Task brief
Line by line, transcribe the data shown below.

Stored data
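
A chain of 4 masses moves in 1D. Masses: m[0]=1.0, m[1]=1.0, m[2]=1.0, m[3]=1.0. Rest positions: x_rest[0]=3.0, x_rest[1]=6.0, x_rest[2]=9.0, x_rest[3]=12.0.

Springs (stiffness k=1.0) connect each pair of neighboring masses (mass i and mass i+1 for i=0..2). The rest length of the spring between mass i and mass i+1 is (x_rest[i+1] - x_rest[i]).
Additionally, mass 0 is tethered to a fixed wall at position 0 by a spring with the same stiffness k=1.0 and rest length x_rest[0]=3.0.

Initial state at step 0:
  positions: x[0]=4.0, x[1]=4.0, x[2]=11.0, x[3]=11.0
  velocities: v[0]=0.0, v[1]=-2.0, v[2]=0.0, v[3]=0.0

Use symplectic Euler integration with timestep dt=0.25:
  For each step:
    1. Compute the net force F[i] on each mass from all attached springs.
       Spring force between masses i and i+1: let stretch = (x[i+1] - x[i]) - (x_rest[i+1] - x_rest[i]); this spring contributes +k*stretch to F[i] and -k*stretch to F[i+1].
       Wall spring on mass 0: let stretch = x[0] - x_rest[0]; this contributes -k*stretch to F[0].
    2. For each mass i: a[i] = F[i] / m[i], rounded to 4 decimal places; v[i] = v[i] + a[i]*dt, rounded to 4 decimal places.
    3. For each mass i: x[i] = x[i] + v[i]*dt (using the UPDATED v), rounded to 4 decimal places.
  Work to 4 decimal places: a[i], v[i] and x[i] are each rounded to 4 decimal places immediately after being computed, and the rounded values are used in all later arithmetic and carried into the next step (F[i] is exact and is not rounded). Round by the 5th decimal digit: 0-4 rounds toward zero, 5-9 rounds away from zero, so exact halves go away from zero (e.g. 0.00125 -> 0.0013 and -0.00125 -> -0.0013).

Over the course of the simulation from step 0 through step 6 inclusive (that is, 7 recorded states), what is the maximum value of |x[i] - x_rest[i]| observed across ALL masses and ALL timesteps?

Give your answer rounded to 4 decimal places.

Step 0: x=[4.0000 4.0000 11.0000 11.0000] v=[0.0000 -2.0000 0.0000 0.0000]
Step 1: x=[3.7500 3.9375 10.5625 11.1875] v=[-1.0000 -0.2500 -1.7500 0.7500]
Step 2: x=[3.2774 4.2774 9.7500 11.5235] v=[-1.8906 1.3594 -3.2500 1.3438]
Step 3: x=[2.6624 4.8968 8.7063 11.9361] v=[-2.4600 2.4776 -4.1748 1.6504]
Step 4: x=[2.0207 5.6147 7.6264 12.3344] v=[-2.5670 2.8714 -4.3197 1.5930]
Step 5: x=[1.4773 6.2337 6.7150 12.6259] v=[-2.1737 2.4758 -3.6456 1.1660]
Step 6: x=[1.1388 6.5855 6.1430 12.7355] v=[-1.3539 1.4070 -2.2882 0.4383]
Max displacement = 2.8570

Answer: 2.8570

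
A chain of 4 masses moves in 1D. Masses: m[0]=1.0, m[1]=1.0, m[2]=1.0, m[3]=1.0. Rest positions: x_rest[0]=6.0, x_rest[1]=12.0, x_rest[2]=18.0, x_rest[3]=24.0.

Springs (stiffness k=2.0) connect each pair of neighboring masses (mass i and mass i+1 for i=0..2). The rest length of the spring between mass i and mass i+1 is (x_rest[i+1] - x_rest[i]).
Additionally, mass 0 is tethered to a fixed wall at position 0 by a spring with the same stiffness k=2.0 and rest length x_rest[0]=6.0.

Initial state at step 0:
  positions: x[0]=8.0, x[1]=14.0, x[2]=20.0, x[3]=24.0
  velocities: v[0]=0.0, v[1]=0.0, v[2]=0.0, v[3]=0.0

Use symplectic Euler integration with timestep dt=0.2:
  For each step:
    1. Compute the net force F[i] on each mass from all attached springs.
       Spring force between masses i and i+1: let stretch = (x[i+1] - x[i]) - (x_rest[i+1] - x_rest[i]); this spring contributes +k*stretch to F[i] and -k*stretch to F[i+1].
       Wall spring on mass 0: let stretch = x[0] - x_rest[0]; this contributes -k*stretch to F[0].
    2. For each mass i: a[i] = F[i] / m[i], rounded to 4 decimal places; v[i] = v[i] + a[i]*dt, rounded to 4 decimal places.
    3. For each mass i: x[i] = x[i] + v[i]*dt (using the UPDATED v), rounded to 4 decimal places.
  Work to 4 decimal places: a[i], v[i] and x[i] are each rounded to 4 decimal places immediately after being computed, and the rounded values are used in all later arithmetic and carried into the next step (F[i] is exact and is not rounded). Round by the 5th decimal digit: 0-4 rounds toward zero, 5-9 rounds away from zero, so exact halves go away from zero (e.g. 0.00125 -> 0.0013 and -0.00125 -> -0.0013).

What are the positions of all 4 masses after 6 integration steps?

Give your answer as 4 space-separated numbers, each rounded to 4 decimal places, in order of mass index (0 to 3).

Step 0: x=[8.0000 14.0000 20.0000 24.0000] v=[0.0000 0.0000 0.0000 0.0000]
Step 1: x=[7.8400 14.0000 19.8400 24.1600] v=[-0.8000 0.0000 -0.8000 0.8000]
Step 2: x=[7.5456 13.9744 19.5584 24.4544] v=[-1.4720 -0.1280 -1.4080 1.4720]
Step 3: x=[7.1619 13.8812 19.2218 24.8371] v=[-1.9187 -0.4659 -1.6832 1.9136]
Step 4: x=[6.7428 13.6777 18.9071 25.2506] v=[-2.0957 -1.0174 -1.5733 2.0675]
Step 5: x=[6.3390 13.3378 18.6816 25.6366] v=[-2.0189 -1.6996 -1.1277 1.9301]
Step 6: x=[5.9880 12.8655 18.5850 25.9462] v=[-1.7550 -2.3616 -0.4832 1.5481]

Answer: 5.9880 12.8655 18.5850 25.9462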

Response box
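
A chain of 4 masses moves in 1D. Masses: m[0]=1.0, m[1]=1.0, m[2]=1.0, m[3]=1.0. Rest positions: x_rest[0]=3.0, x_rest[1]=6.0, x_rest[2]=9.0, x_rest[3]=12.0.

Springs (stiffness k=1.0) connect each pair of neighboring masses (mass i and mass i+1 for i=0..2). The rest length of the spring between mass i and mass i+1 is (x_rest[i+1] - x_rest[i]).
Additionally, mass 0 is tethered to a fixed wall at position 0 by a spring with the same stiffness k=1.0 and rest length x_rest[0]=3.0.

Initial state at step 0:
  positions: x[0]=4.0, x[1]=4.0, x[2]=11.0, x[3]=11.0
  velocities: v[0]=0.0, v[1]=-2.0, v[2]=0.0, v[3]=0.0

Use symplectic Euler integration with timestep dt=0.25:
  For each step:
    1. Compute the net force F[i] on each mass from all attached springs.
       Spring force between masses i and i+1: let stretch = (x[i+1] - x[i]) - (x_rest[i+1] - x_rest[i]); this spring contributes +k*stretch to F[i] and -k*stretch to F[i+1].
       Wall spring on mass 0: let stretch = x[0] - x_rest[0]; this contributes -k*stretch to F[0].
    2. For each mass i: a[i] = F[i] / m[i], rounded to 4 decimal places; v[i] = v[i] + a[i]*dt, rounded to 4 decimal places.
    3. For each mass i: x[i] = x[i] + v[i]*dt (using the UPDATED v), rounded to 4 decimal places.
  Work to 4 decimal places: a[i], v[i] and x[i] are each rounded to 4 decimal places immediately after being computed, and the rounded values are used in all later arithmetic and carried into the next step (F[i] is exact and is not rounded). Round by the 5th decimal digit: 0-4 rounds toward zero, 5-9 rounds away from zero, so exact halves go away from zero (e.g. 0.00125 -> 0.0013 and -0.00125 -> -0.0013).

Over the course of the simulation from step 0 through step 6 inclusive (that is, 7 recorded states), what is the maximum value of |x[i] - x_rest[i]| observed across ALL masses and ALL timesteps?

Give your answer rounded to 4 decimal places.

Step 0: x=[4.0000 4.0000 11.0000 11.0000] v=[0.0000 -2.0000 0.0000 0.0000]
Step 1: x=[3.7500 3.9375 10.5625 11.1875] v=[-1.0000 -0.2500 -1.7500 0.7500]
Step 2: x=[3.2774 4.2774 9.7500 11.5235] v=[-1.8906 1.3594 -3.2500 1.3438]
Step 3: x=[2.6624 4.8968 8.7063 11.9361] v=[-2.4600 2.4776 -4.1748 1.6504]
Step 4: x=[2.0207 5.6147 7.6264 12.3344] v=[-2.5670 2.8714 -4.3197 1.5930]
Step 5: x=[1.4773 6.2337 6.7150 12.6259] v=[-2.1737 2.4758 -3.6456 1.1660]
Step 6: x=[1.1388 6.5855 6.1430 12.7355] v=[-1.3539 1.4070 -2.2882 0.4383]
Max displacement = 2.8570

Answer: 2.8570

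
A chain of 4 masses moves in 1D. Masses: m[0]=1.0, m[1]=1.0, m[2]=1.0, m[3]=1.0. Rest positions: x_rest[0]=6.0, x_rest[1]=12.0, x_rest[2]=18.0, x_rest[3]=24.0.

Springs (stiffness k=2.0) connect each pair of neighboring masses (mass i and mass i+1 for i=0..2). The rest length of the spring between mass i and mass i+1 is (x_rest[i+1] - x_rest[i]).
Additionally, mass 0 is tethered to a fixed wall at position 0 by a spring with the same stiffness k=2.0 and rest length x_rest[0]=6.0.

Initial state at step 0:
  positions: x[0]=8.0, x[1]=14.0, x[2]=20.0, x[3]=24.0
  velocities: v[0]=0.0, v[1]=0.0, v[2]=0.0, v[3]=0.0

Use symplectic Euler integration with timestep dt=0.2:
  For each step:
    1. Compute the net force F[i] on each mass from all attached springs.
       Spring force between masses i and i+1: let stretch = (x[i+1] - x[i]) - (x_rest[i+1] - x_rest[i]); this spring contributes +k*stretch to F[i] and -k*stretch to F[i+1].
       Wall spring on mass 0: let stretch = x[0] - x_rest[0]; this contributes -k*stretch to F[0].
    2. For each mass i: a[i] = F[i] / m[i], rounded to 4 decimal places; v[i] = v[i] + a[i]*dt, rounded to 4 decimal places.
    3. For each mass i: x[i] = x[i] + v[i]*dt (using the UPDATED v), rounded to 4 decimal places.
  Work to 4 decimal places: a[i], v[i] and x[i] are each rounded to 4 decimal places immediately after being computed, and the rounded values are used in all later arithmetic and carried into the next step (F[i] is exact and is not rounded). Round by the 5th decimal digit: 0-4 rounds toward zero, 5-9 rounds away from zero, so exact halves go away from zero (e.g. 0.00125 -> 0.0013 and -0.00125 -> -0.0013).

What are the positions of all 4 masses after 6 integration steps?

Give your answer as 4 space-separated numbers, each rounded to 4 decimal places, in order of mass index (0 to 3).

Step 0: x=[8.0000 14.0000 20.0000 24.0000] v=[0.0000 0.0000 0.0000 0.0000]
Step 1: x=[7.8400 14.0000 19.8400 24.1600] v=[-0.8000 0.0000 -0.8000 0.8000]
Step 2: x=[7.5456 13.9744 19.5584 24.4544] v=[-1.4720 -0.1280 -1.4080 1.4720]
Step 3: x=[7.1619 13.8812 19.2218 24.8371] v=[-1.9187 -0.4659 -1.6832 1.9136]
Step 4: x=[6.7428 13.6777 18.9071 25.2506] v=[-2.0957 -1.0174 -1.5733 2.0675]
Step 5: x=[6.3390 13.3378 18.6816 25.6366] v=[-2.0189 -1.6996 -1.1277 1.9301]
Step 6: x=[5.9880 12.8655 18.5850 25.9462] v=[-1.7550 -2.3616 -0.4832 1.5481]

Answer: 5.9880 12.8655 18.5850 25.9462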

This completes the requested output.